Stored data entries:
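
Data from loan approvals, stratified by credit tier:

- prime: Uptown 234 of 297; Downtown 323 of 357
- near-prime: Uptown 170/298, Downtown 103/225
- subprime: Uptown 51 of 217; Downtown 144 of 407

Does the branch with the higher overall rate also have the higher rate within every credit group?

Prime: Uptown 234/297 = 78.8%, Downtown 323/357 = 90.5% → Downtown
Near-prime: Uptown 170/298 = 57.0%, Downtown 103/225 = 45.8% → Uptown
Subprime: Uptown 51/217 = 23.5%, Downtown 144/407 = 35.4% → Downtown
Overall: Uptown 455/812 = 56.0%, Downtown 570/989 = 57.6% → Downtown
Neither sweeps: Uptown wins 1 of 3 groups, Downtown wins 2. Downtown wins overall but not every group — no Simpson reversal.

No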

--

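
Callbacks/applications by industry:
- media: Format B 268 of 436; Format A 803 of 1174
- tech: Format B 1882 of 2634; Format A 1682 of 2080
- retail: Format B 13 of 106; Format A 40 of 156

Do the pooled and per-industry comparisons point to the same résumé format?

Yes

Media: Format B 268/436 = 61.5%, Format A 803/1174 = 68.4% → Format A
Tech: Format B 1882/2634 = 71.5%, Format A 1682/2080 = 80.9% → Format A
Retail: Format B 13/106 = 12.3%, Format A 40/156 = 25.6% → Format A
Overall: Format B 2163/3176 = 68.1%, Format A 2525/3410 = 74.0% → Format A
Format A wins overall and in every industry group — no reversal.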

WHAT THE TASK REQUIRES:
Return a word-for-word copy of the lines above from the one holding "- prime: Uptown" through the one holding "- subprime: Uptown", with both of them included and nothing besides.

WRITTEN RESPONSE:
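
- prime: Uptown 234 of 297; Downtown 323 of 357
- near-prime: Uptown 170/298, Downtown 103/225
- subprime: Uptown 51 of 217; Downtown 144 of 407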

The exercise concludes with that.